◆ WHAT YOU WILL DO ◆
Retype the records below exactly. Leave nothing out.

Collected data entries

────────

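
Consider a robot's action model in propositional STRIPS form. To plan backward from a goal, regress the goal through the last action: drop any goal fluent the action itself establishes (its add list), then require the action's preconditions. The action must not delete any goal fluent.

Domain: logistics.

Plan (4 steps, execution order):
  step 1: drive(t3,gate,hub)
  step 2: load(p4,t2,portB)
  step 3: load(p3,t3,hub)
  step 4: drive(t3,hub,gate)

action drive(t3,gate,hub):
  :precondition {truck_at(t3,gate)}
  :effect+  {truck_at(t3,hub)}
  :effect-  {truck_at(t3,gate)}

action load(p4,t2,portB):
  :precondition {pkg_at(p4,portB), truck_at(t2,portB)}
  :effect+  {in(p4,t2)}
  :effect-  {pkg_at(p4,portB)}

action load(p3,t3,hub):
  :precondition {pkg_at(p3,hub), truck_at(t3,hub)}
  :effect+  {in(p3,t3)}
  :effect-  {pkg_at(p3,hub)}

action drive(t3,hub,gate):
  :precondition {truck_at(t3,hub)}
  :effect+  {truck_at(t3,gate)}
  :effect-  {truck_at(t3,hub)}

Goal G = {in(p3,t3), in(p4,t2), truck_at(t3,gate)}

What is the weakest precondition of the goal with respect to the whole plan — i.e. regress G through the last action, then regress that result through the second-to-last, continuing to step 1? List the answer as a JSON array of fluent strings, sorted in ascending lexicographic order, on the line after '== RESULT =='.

Regress step by step:
  through step 4 (drive(t3,hub,gate)): drop {truck_at(t3,gate)}, keep {in(p3,t3), in(p4,t2)}, require {truck_at(t3,hub)}
    → {in(p3,t3), in(p4,t2), truck_at(t3,hub)}
  through step 3 (load(p3,t3,hub)): drop {in(p3,t3)}, keep {in(p4,t2), truck_at(t3,hub)}, require {pkg_at(p3,hub), truck_at(t3,hub)}
    → {in(p4,t2), pkg_at(p3,hub), truck_at(t3,hub)}
  through step 2 (load(p4,t2,portB)): drop {in(p4,t2)}, keep {pkg_at(p3,hub), truck_at(t3,hub)}, require {pkg_at(p4,portB), truck_at(t2,portB)}
    → {pkg_at(p3,hub), pkg_at(p4,portB), truck_at(t2,portB), truck_at(t3,hub)}
  through step 1 (drive(t3,gate,hub)): drop {truck_at(t3,hub)}, keep {pkg_at(p3,hub), pkg_at(p4,portB), truck_at(t2,portB)}, require {truck_at(t3,gate)}
    → {pkg_at(p3,hub), pkg_at(p4,portB), truck_at(t2,portB), truck_at(t3,gate)}

== RESULT ==
["pkg_at(p3,hub)", "pkg_at(p4,portB)", "truck_at(t2,portB)", "truck_at(t3,gate)"]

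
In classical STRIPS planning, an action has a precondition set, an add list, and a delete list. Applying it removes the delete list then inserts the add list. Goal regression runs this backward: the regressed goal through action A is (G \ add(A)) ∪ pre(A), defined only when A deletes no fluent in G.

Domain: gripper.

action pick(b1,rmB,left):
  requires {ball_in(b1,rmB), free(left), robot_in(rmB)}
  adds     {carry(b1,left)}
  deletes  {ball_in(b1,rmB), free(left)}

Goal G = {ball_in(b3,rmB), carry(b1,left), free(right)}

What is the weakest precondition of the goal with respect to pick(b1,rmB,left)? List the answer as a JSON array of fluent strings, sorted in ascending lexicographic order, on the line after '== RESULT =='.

Compute (G \ add) ∪ pre:
  G ∩ del = {}  (empty — regression defined)
  G \ add = {ball_in(b3,rmB), carry(b1,left), free(right)} \ {carry(b1,left)} = {ball_in(b3,rmB), free(right)}
  ∪ pre   = {ball_in(b3,rmB), free(right)} ∪ {ball_in(b1,rmB), free(left), robot_in(rmB)}
          = {ball_in(b1,rmB), ball_in(b3,rmB), free(left), free(right), robot_in(rmB)}

== RESULT ==
["ball_in(b1,rmB)", "ball_in(b3,rmB)", "free(left)", "free(right)", "robot_in(rmB)"]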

────────

◆ ANSWER SECTION ◆
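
Consider a robot's action model in propositional STRIPS form. To plan backward from a goal, regress the goal through the last action: drop any goal fluent the action itself establishes (its add list), then require the action's preconditions. The action must not delete any goal fluent.

Domain: logistics.

Plan (4 steps, execution order):
  step 1: drive(t3,gate,hub)
  step 2: load(p4,t2,portB)
  step 3: load(p3,t3,hub)
  step 4: drive(t3,hub,gate)

action drive(t3,gate,hub):
  :precondition {truck_at(t3,gate)}
  :effect+  {truck_at(t3,hub)}
  :effect-  {truck_at(t3,gate)}

action load(p4,t2,portB):
  :precondition {pkg_at(p4,portB), truck_at(t2,portB)}
  :effect+  {in(p4,t2)}
  :effect-  {pkg_at(p4,portB)}

action load(p3,t3,hub):
  :precondition {pkg_at(p3,hub), truck_at(t3,hub)}
  :effect+  {in(p3,t3)}
  :effect-  {pkg_at(p3,hub)}

action drive(t3,hub,gate):
  :precondition {truck_at(t3,hub)}
  :effect+  {truck_at(t3,gate)}
  :effect-  {truck_at(t3,hub)}

Goal G = {in(p3,t3), in(p4,t2), truck_at(t3,gate)}

What is the weakest precondition of the goal with respect to the whole plan — i.e. regress G through the last action, then regress that result through the second-to-last, continuing to step 1? List the answer as a JSON array of fluent strings, sorted in ascending lexicographic order, on the line after '== RESULT =='.

Regress step by step:
  through step 4 (drive(t3,hub,gate)): drop {truck_at(t3,gate)}, keep {in(p3,t3), in(p4,t2)}, require {truck_at(t3,hub)}
    → {in(p3,t3), in(p4,t2), truck_at(t3,hub)}
  through step 3 (load(p3,t3,hub)): drop {in(p3,t3)}, keep {in(p4,t2), truck_at(t3,hub)}, require {pkg_at(p3,hub), truck_at(t3,hub)}
    → {in(p4,t2), pkg_at(p3,hub), truck_at(t3,hub)}
  through step 2 (load(p4,t2,portB)): drop {in(p4,t2)}, keep {pkg_at(p3,hub), truck_at(t3,hub)}, require {pkg_at(p4,portB), truck_at(t2,portB)}
    → {pkg_at(p3,hub), pkg_at(p4,portB), truck_at(t2,portB), truck_at(t3,hub)}
  through step 1 (drive(t3,gate,hub)): drop {truck_at(t3,hub)}, keep {pkg_at(p3,hub), pkg_at(p4,portB), truck_at(t2,portB)}, require {truck_at(t3,gate)}
    → {pkg_at(p3,hub), pkg_at(p4,portB), truck_at(t2,portB), truck_at(t3,gate)}

== RESULT ==
["pkg_at(p3,hub)", "pkg_at(p4,portB)", "truck_at(t2,portB)", "truck_at(t3,gate)"]

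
In classical STRIPS planning, an action has a precondition set, an add list, and a delete list. Applying it removes the delete list then inserts the add list. Goal regression runs this backward: the regressed goal through action A is (G \ add(A)) ∪ pre(A), defined only when A deletes no fluent in G.

Domain: gripper.

action pick(b1,rmB,left):
  requires {ball_in(b1,rmB), free(left), robot_in(rmB)}
  adds     {carry(b1,left)}
  deletes  {ball_in(b1,rmB), free(left)}

Goal G = {ball_in(b3,rmB), carry(b1,left), free(right)}

What is the weakest precondition of the goal with respect to pick(b1,rmB,left)? List the answer as a JSON array of fluent strings, sorted in ascending lexicographic order, on the line after '== RESULT =='.

Compute (G \ add) ∪ pre:
  G ∩ del = {}  (empty — regression defined)
  G \ add = {ball_in(b3,rmB), carry(b1,left), free(right)} \ {carry(b1,left)} = {ball_in(b3,rmB), free(right)}
  ∪ pre   = {ball_in(b3,rmB), free(right)} ∪ {ball_in(b1,rmB), free(left), robot_in(rmB)}
          = {ball_in(b1,rmB), ball_in(b3,rmB), free(left), free(right), robot_in(rmB)}

== RESULT ==
["ball_in(b1,rmB)", "ball_in(b3,rmB)", "free(left)", "free(right)", "robot_in(rmB)"]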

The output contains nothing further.